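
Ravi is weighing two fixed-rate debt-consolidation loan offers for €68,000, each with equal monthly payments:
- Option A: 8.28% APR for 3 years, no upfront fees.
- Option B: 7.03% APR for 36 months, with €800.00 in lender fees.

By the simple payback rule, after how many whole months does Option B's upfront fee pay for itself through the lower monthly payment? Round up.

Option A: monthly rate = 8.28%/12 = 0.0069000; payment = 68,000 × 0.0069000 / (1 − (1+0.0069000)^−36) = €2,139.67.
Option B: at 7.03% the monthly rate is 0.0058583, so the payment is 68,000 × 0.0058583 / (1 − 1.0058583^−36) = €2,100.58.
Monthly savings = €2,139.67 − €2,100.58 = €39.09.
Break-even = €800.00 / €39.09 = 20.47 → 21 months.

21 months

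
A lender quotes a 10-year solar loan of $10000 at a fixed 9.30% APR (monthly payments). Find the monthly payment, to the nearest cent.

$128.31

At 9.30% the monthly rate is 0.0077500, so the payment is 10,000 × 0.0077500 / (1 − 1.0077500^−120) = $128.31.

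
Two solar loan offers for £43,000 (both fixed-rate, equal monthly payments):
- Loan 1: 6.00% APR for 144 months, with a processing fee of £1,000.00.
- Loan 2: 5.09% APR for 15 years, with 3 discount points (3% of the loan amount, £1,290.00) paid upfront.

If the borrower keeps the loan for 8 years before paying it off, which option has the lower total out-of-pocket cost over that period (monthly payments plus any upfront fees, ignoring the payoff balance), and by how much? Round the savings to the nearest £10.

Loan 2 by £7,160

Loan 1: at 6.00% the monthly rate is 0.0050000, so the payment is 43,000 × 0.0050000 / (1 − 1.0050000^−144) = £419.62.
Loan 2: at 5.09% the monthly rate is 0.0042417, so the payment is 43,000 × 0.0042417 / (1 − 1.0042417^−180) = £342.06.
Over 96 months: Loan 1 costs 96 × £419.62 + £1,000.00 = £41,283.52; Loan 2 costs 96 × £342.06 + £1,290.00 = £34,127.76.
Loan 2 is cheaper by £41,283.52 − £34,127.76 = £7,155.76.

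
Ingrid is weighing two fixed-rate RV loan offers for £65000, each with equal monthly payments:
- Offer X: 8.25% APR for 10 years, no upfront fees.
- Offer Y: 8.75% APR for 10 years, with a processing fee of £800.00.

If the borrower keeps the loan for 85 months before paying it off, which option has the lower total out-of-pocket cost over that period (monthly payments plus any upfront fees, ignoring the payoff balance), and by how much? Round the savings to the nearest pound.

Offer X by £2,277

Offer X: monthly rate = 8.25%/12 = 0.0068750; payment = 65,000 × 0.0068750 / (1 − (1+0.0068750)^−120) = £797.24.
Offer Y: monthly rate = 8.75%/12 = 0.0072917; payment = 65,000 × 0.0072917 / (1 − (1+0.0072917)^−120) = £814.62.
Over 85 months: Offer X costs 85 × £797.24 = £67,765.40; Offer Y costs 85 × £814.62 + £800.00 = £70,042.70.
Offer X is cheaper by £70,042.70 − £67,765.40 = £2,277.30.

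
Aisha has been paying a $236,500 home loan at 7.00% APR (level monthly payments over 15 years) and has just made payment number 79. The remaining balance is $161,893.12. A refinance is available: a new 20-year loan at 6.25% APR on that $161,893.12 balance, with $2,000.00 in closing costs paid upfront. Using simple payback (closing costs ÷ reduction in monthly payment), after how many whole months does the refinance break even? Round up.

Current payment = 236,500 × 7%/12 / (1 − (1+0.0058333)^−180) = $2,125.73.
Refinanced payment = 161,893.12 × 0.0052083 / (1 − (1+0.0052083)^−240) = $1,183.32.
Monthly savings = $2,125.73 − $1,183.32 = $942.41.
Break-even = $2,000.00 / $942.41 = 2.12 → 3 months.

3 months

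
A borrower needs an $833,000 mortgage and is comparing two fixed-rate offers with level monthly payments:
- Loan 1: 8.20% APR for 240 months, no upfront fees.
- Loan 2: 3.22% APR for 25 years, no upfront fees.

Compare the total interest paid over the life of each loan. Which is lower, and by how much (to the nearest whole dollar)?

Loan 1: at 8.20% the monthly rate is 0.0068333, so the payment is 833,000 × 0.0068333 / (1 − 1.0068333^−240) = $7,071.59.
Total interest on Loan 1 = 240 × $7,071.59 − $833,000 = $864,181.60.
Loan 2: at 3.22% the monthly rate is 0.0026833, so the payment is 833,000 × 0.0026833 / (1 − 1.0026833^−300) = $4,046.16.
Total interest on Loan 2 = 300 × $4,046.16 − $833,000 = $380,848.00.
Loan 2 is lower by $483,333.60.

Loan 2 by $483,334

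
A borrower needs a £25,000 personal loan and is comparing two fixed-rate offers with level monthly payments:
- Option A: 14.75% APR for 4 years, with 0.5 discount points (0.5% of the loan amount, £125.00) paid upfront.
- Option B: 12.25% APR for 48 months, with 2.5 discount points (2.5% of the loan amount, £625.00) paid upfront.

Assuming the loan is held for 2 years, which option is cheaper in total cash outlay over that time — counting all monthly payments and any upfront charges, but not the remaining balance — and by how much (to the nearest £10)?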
______
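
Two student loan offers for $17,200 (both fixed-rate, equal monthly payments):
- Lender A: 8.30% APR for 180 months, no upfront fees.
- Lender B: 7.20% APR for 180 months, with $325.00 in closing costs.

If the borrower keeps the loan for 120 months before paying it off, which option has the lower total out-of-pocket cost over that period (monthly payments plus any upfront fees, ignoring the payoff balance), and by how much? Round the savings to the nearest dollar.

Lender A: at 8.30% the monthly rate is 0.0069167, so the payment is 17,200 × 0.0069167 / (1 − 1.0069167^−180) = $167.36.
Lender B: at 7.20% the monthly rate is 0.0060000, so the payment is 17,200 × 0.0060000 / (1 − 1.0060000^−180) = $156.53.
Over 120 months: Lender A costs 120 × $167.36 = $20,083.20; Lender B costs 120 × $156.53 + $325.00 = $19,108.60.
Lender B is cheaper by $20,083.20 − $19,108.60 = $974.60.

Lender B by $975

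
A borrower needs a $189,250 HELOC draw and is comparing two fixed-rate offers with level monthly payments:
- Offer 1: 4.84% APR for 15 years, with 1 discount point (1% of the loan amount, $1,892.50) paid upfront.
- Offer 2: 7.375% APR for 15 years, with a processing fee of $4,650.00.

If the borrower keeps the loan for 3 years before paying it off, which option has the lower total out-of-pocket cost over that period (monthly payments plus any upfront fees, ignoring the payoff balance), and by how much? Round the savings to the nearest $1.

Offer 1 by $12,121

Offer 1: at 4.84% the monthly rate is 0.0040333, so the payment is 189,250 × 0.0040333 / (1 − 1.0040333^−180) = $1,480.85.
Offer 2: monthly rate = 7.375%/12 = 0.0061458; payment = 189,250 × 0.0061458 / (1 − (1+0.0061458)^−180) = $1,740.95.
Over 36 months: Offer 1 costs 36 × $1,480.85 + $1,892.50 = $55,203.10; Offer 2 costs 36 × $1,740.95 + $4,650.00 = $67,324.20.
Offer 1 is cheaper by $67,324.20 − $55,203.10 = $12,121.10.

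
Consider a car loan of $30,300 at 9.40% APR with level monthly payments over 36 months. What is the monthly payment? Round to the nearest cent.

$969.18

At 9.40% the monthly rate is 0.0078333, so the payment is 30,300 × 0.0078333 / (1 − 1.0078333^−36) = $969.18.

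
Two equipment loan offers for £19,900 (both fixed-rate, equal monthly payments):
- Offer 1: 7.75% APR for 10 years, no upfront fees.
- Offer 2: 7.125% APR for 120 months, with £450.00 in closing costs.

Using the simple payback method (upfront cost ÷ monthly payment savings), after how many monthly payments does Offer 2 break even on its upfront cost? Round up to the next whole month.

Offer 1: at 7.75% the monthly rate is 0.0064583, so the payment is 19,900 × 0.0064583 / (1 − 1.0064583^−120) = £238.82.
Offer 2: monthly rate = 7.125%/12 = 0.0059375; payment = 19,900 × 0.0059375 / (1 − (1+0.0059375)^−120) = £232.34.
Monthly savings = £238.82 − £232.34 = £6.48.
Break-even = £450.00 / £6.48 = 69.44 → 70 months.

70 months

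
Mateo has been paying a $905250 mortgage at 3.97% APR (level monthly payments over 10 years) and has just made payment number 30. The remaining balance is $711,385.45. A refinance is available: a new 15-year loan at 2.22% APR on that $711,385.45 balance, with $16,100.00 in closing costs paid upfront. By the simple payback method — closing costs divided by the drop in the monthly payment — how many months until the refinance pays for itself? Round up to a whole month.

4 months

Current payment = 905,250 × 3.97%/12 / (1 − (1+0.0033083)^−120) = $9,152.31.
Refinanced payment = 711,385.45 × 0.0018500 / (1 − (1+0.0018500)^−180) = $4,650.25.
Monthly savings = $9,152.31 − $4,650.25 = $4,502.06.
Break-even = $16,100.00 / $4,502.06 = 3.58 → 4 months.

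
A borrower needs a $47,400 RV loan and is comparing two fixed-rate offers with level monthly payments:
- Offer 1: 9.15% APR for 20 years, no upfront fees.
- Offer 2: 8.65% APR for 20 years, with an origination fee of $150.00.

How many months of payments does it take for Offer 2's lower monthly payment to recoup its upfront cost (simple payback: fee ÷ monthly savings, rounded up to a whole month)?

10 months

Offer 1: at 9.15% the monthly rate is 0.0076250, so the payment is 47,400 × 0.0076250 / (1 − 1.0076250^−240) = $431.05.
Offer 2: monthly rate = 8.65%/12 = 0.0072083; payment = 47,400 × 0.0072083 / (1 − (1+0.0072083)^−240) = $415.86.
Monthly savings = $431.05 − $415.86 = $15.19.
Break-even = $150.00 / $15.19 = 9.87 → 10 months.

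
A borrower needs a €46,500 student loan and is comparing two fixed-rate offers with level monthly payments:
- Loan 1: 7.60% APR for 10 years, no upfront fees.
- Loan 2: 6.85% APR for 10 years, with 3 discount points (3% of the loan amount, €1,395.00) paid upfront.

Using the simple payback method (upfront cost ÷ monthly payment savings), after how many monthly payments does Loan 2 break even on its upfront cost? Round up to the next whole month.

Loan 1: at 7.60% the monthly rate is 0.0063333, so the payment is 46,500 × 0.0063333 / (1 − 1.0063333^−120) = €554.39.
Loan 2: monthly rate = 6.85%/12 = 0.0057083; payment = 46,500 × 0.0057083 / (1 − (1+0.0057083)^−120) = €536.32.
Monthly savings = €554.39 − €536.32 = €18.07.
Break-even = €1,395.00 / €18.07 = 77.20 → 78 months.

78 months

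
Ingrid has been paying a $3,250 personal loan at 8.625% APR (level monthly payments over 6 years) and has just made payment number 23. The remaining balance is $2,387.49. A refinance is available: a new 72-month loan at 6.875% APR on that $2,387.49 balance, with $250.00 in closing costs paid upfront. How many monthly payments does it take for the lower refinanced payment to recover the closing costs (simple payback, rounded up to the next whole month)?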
______
Your instructions: Copy all lines of the listing above that contain the string "Ingrid".

Answer box:
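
Ingrid is weighing two fixed-rate RV loan offers for £65000, each with equal monthly payments:
Ingrid has been paying a $3,250 personal loan at 8.625% APR (level monthly payments over 6 years) and has just made payment number 23. The remaining balance is $2,387.49. A refinance is available: a new 72-month loan at 6.875% APR on that $2,387.49 balance, with $250.00 in closing costs paid upfront. How many monthly payments does it take for the lower refinanced payment to recover the closing costs (simple payback, rounded up to the next whole month)?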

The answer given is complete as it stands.